Saved data entries:
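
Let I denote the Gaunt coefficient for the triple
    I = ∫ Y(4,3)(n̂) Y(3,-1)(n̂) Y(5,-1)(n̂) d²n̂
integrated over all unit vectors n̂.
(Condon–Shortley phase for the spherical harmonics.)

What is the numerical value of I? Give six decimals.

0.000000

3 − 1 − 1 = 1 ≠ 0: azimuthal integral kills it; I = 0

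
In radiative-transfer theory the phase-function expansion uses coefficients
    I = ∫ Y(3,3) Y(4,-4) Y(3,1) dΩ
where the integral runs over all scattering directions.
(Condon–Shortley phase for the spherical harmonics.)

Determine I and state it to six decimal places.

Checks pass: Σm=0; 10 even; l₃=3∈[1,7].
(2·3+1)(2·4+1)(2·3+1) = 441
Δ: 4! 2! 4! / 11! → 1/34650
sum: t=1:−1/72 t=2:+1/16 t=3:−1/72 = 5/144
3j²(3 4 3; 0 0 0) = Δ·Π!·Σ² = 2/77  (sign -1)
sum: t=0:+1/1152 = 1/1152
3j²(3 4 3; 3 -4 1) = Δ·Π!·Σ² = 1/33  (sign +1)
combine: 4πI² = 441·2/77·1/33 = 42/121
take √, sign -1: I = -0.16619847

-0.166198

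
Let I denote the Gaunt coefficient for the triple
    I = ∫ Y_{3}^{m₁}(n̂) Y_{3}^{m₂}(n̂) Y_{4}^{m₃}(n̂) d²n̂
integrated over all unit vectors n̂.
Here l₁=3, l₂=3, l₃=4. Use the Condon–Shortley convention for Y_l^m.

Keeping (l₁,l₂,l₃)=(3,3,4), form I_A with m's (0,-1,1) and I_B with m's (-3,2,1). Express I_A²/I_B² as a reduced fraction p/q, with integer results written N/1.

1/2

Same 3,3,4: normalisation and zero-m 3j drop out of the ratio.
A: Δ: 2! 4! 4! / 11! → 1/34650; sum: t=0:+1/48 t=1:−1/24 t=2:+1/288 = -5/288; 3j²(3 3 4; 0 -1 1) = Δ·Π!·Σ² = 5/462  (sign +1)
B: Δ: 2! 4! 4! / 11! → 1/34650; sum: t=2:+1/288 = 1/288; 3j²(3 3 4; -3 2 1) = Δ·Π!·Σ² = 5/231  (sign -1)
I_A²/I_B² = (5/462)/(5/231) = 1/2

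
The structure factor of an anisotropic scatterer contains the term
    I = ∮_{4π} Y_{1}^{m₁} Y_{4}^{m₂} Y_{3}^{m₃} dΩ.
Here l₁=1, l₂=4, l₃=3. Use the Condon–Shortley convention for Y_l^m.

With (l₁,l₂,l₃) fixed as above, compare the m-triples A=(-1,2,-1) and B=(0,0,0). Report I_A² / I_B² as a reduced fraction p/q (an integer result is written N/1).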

*Exercise objective*. Repeat, word for word, all the lines above.

*Written response*.
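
Let I denote the Gaunt coefficient for the triple
    I = ∫ Y(4,3)(n̂) Y(3,-1)(n̂) Y(5,-1)(n̂) d²n̂
integrated over all unit vectors n̂.
(Condon–Shortley phase for the spherical harmonics.)

What is the numerical value of I? Give six decimals.

0.000000

3 − 1 − 1 = 1 ≠ 0: azimuthal integral kills it; I = 0

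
In radiative-transfer theory the phase-function expansion uses coefficients
    I = ∫ Y(3,3) Y(4,-4) Y(3,1) dΩ
where the integral runs over all scattering directions.
(Condon–Shortley phase for the spherical harmonics.)

Determine I and state it to six decimal places.

Checks pass: Σm=0; 10 even; l₃=3∈[1,7].
(2·3+1)(2·4+1)(2·3+1) = 441
Δ: 4! 2! 4! / 11! → 1/34650
sum: t=1:−1/72 t=2:+1/16 t=3:−1/72 = 5/144
3j²(3 4 3; 0 0 0) = Δ·Π!·Σ² = 2/77  (sign -1)
sum: t=0:+1/1152 = 1/1152
3j²(3 4 3; 3 -4 1) = Δ·Π!·Σ² = 1/33  (sign +1)
combine: 4πI² = 441·2/77·1/33 = 42/121
take √, sign -1: I = -0.16619847

-0.166198

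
Let I denote the Gaunt coefficient for the triple
    I = ∫ Y_{3}^{m₁}(n̂) Y_{3}^{m₂}(n̂) Y_{4}^{m₃}(n̂) d²n̂
integrated over all unit vectors n̂.
Here l₁=3, l₂=3, l₃=4. Use the Condon–Shortley convention for Y_l^m.

Keeping (l₁,l₂,l₃)=(3,3,4), form I_A with m's (0,-1,1) and I_B with m's (-3,2,1). Express I_A²/I_B² as a reduced fraction p/q, with integer results written N/1.

1/2

Same 3,3,4: normalisation and zero-m 3j drop out of the ratio.
A: Δ: 2! 4! 4! / 11! → 1/34650; sum: t=0:+1/48 t=1:−1/24 t=2:+1/288 = -5/288; 3j²(3 3 4; 0 -1 1) = Δ·Π!·Σ² = 5/462  (sign +1)
B: Δ: 2! 4! 4! / 11! → 1/34650; sum: t=2:+1/288 = 1/288; 3j²(3 3 4; -3 2 1) = Δ·Π!·Σ² = 5/231  (sign -1)
I_A²/I_B² = (5/462)/(5/231) = 1/2

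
The structure factor of an anisotropic scatterer contains the term
    I = ∮_{4π} Y_{1}^{m₁} Y_{4}^{m₂} Y_{3}^{m₃} dΩ.
Here l₁=1, l₂=4, l₃=3. Use the Condon–Shortley convention for Y_l^m.

With (l₁,l₂,l₃) fixed as above, compare the m-triples A=(-1,2,-1) and B=(0,0,0). Report I_A² / I_B² as a reduced fraction p/q (an integer result is written N/1).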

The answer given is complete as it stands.